▶ _Exercise directions_: I need every line of the material below that includes the string "counterclockwise".

##########

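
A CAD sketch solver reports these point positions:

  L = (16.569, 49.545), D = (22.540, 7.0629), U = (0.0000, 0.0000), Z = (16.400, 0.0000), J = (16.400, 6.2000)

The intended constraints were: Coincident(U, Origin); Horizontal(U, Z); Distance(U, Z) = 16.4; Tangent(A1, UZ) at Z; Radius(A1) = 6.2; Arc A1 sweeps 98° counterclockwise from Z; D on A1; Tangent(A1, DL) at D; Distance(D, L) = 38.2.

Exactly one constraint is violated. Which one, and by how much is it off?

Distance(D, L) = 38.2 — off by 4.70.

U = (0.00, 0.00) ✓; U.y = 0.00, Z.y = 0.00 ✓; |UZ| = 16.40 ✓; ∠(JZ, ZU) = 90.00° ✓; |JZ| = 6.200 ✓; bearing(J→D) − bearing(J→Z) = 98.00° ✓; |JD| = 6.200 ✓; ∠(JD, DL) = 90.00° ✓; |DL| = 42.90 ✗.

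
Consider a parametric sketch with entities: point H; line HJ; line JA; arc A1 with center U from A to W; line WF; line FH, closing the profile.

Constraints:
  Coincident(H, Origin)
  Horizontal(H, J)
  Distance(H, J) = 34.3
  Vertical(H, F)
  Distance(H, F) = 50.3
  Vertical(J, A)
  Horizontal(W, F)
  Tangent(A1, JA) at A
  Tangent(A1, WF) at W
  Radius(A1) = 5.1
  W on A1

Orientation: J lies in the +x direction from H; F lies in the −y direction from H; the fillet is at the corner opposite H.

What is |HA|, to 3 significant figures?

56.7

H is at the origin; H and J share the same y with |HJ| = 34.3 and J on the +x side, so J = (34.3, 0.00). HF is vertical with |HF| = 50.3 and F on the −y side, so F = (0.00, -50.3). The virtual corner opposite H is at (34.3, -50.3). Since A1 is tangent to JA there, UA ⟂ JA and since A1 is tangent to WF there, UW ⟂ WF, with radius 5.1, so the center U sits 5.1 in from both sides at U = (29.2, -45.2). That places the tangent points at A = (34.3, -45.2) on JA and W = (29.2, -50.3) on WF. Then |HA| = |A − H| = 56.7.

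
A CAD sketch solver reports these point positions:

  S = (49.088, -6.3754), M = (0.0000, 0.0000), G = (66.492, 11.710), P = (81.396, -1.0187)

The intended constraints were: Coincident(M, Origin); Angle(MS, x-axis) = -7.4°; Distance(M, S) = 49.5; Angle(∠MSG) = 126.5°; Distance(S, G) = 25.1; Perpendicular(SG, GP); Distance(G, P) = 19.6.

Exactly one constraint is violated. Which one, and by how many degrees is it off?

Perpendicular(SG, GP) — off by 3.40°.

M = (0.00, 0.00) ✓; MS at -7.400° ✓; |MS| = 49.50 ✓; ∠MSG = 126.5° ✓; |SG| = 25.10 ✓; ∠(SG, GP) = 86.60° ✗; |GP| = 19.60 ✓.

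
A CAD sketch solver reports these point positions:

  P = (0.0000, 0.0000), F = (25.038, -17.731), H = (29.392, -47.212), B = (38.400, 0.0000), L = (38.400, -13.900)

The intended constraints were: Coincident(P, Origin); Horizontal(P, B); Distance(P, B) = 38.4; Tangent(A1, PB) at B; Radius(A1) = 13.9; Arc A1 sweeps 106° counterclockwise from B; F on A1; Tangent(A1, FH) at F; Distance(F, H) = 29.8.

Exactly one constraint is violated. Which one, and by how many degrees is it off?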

##########

▶ _Exercise output_:
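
The intended constraints were: Coincident(U, Origin); Horizontal(U, Z); Distance(U, Z) = 16.4; Tangent(A1, UZ) at Z; Radius(A1) = 6.2; Arc A1 sweeps 98° counterclockwise from Z; D on A1; Tangent(A1, DL) at D; Distance(D, L) = 38.2.
The intended constraints were: Coincident(P, Origin); Horizontal(P, B); Distance(P, B) = 38.4; Tangent(A1, PB) at B; Radius(A1) = 13.9; Arc A1 sweeps 106° counterclockwise from B; F on A1; Tangent(A1, FH) at F; Distance(F, H) = 29.8.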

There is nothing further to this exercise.